> **Material provided**:
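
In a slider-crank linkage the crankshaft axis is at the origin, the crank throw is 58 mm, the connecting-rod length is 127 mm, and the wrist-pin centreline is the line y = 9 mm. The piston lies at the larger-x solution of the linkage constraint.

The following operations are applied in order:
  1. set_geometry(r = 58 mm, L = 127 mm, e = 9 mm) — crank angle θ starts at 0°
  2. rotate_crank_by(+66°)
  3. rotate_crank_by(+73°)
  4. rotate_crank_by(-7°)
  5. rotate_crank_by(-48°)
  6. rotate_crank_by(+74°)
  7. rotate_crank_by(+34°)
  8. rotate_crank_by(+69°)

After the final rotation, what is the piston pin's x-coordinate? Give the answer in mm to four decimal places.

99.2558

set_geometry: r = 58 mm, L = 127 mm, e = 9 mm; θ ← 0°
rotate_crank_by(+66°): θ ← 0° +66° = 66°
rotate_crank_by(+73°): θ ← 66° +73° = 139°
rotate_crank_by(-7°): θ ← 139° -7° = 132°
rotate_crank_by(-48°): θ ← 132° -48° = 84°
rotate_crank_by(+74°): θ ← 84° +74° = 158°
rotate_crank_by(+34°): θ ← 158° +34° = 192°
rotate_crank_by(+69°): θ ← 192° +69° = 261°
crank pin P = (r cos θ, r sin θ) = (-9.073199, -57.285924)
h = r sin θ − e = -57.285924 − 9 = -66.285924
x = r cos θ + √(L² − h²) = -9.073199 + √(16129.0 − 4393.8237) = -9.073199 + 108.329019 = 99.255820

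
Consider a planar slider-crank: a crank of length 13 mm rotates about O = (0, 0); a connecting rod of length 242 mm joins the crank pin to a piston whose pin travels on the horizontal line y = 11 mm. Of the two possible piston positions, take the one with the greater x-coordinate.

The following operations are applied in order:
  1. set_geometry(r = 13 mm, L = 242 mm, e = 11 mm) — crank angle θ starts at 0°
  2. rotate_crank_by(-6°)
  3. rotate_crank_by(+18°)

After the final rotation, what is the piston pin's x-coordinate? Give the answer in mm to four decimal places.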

==

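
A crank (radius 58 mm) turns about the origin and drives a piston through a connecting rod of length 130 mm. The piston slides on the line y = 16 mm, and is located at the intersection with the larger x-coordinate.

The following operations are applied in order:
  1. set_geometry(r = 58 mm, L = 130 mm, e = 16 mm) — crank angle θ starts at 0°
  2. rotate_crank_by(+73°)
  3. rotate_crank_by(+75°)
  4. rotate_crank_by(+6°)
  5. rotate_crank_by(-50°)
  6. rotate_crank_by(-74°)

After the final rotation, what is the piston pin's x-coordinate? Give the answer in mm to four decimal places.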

> **Try it**: Output the lines above exactly, but only those between the line holding "In a slider-crank" and the line holding "8. rotate_crank_by(+69°)", inclusive.

> **Task result**:
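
In a slider-crank linkage the crankshaft axis is at the origin, the crank throw is 58 mm, the connecting-rod length is 127 mm, and the wrist-pin centreline is the line y = 9 mm. The piston lies at the larger-x solution of the linkage constraint.

The following operations are applied in order:
  1. set_geometry(r = 58 mm, L = 127 mm, e = 9 mm) — crank angle θ starts at 0°
  2. rotate_crank_by(+66°)
  3. rotate_crank_by(+73°)
  4. rotate_crank_by(-7°)
  5. rotate_crank_by(-48°)
  6. rotate_crank_by(+74°)
  7. rotate_crank_by(+34°)
  8. rotate_crank_by(+69°)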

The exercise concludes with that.